* _What to do_
Only the lines from the one containing "What is the generator" through the end of the data belong in the answer; reproduce them exactly.

* _Material to process_
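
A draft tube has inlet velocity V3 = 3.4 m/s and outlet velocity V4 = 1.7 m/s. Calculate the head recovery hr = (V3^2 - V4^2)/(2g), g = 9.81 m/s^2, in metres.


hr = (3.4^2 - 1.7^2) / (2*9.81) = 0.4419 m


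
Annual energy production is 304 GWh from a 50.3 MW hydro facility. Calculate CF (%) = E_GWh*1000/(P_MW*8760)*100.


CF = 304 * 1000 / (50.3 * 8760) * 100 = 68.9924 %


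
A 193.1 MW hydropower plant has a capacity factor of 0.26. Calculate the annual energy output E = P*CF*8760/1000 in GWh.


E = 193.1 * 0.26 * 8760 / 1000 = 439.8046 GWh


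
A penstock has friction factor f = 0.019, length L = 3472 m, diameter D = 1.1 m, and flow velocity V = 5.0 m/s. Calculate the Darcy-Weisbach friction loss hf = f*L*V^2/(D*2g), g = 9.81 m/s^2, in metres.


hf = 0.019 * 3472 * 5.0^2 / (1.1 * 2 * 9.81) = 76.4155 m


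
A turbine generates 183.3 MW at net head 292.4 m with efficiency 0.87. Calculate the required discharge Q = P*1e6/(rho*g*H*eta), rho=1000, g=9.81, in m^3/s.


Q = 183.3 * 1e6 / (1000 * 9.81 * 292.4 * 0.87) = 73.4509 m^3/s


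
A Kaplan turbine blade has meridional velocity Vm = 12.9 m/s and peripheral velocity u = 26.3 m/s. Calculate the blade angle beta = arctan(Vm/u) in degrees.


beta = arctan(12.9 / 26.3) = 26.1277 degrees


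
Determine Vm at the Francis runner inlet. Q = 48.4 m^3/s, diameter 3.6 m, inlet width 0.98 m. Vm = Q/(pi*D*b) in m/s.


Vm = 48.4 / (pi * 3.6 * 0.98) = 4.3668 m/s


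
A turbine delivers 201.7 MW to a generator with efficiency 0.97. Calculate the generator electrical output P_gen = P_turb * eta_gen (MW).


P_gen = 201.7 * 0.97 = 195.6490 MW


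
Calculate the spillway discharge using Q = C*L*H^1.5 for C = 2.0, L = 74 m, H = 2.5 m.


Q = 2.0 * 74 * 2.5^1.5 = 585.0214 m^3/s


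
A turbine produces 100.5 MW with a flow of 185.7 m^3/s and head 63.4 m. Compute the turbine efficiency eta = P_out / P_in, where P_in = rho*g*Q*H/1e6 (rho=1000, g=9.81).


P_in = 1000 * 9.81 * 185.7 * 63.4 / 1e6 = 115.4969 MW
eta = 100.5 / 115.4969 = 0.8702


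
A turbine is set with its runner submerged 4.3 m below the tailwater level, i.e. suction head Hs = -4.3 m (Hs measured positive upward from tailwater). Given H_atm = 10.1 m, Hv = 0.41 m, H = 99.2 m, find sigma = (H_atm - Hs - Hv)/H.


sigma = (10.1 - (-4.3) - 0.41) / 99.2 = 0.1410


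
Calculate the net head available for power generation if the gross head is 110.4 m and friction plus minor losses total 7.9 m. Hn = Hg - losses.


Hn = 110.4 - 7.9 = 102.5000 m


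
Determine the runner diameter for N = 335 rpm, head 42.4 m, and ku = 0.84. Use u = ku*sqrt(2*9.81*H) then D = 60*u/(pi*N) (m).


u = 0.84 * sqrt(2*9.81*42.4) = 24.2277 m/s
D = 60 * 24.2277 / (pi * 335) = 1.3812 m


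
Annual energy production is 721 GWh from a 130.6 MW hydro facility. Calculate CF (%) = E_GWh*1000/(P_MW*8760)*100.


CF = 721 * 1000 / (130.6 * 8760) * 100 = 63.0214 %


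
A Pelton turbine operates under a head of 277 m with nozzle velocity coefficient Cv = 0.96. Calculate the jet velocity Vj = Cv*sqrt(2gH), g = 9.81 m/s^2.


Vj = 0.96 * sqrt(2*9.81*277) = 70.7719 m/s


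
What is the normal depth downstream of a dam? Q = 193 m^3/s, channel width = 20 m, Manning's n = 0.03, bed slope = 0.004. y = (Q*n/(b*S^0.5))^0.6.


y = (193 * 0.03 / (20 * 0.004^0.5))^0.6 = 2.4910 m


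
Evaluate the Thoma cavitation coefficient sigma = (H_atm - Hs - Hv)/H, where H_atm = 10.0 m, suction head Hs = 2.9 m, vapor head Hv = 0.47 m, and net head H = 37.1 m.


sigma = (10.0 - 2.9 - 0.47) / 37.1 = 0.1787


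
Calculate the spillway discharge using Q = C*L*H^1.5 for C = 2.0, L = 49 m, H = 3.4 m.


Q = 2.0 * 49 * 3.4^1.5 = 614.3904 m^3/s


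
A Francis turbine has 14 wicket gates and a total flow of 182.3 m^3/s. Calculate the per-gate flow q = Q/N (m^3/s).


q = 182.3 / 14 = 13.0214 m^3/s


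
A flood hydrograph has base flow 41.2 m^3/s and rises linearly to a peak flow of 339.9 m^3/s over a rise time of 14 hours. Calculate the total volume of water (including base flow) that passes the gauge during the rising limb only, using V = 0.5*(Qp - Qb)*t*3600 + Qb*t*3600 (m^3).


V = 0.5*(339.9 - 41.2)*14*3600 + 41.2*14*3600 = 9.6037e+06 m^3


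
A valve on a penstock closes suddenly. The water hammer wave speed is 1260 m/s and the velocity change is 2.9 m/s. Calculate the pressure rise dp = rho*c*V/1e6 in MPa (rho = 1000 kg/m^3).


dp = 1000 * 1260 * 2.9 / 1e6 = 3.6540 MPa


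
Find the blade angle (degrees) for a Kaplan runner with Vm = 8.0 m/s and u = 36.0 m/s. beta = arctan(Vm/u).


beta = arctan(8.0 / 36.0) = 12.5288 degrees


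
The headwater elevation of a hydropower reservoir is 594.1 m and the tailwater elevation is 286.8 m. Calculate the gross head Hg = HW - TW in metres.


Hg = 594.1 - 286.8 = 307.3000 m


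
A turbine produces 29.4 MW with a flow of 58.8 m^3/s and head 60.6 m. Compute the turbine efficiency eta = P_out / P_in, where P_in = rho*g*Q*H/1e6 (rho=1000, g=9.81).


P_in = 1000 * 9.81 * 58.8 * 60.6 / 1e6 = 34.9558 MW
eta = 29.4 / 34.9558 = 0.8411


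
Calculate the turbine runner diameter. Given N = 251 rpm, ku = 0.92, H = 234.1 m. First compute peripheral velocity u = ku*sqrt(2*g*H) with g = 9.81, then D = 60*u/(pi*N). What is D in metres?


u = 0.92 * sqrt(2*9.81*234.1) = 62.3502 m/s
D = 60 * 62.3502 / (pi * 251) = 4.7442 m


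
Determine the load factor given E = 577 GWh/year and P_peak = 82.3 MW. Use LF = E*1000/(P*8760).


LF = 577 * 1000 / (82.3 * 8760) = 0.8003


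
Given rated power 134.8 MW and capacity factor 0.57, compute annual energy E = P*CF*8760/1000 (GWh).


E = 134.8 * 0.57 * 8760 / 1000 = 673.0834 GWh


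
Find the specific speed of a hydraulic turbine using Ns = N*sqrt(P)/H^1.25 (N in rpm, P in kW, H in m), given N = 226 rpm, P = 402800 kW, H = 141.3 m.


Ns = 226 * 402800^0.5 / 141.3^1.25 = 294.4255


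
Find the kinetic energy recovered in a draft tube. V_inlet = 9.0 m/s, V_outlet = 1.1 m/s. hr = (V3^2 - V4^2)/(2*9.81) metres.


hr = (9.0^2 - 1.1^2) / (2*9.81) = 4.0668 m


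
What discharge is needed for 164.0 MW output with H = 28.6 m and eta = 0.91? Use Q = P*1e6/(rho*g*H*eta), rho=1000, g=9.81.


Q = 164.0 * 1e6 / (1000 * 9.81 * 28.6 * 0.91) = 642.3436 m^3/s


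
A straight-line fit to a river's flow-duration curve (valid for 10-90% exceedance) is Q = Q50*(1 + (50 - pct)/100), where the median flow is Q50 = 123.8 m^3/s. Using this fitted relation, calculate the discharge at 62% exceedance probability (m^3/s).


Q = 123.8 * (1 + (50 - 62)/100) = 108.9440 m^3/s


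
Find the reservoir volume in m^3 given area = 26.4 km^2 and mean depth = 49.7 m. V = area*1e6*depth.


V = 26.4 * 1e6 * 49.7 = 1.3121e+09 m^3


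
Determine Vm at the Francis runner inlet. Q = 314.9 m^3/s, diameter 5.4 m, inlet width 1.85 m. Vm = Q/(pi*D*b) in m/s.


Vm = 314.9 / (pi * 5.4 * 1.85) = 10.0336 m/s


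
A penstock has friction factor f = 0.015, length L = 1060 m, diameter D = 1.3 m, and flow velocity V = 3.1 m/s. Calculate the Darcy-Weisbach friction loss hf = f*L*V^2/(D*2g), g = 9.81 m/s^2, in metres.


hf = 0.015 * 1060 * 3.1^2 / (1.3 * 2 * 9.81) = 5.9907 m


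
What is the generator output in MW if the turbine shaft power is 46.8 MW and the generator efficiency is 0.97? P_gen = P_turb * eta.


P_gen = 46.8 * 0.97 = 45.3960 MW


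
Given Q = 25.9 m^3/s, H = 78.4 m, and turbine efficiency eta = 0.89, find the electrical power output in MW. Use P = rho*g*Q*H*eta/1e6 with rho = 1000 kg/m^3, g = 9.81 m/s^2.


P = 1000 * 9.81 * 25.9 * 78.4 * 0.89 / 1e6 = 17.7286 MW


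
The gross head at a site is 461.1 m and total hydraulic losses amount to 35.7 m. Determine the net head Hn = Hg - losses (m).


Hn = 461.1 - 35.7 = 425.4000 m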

* _Exercise solution_
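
What is the generator output in MW if the turbine shaft power is 46.8 MW and the generator efficiency is 0.97? P_gen = P_turb * eta.


P_gen = 46.8 * 0.97 = 45.3960 MW


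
Given Q = 25.9 m^3/s, H = 78.4 m, and turbine efficiency eta = 0.89, find the electrical power output in MW. Use P = rho*g*Q*H*eta/1e6 with rho = 1000 kg/m^3, g = 9.81 m/s^2.


P = 1000 * 9.81 * 25.9 * 78.4 * 0.89 / 1e6 = 17.7286 MW


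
The gross head at a site is 461.1 m and total hydraulic losses amount to 35.7 m. Determine the net head Hn = Hg - losses (m).


Hn = 461.1 - 35.7 = 425.4000 m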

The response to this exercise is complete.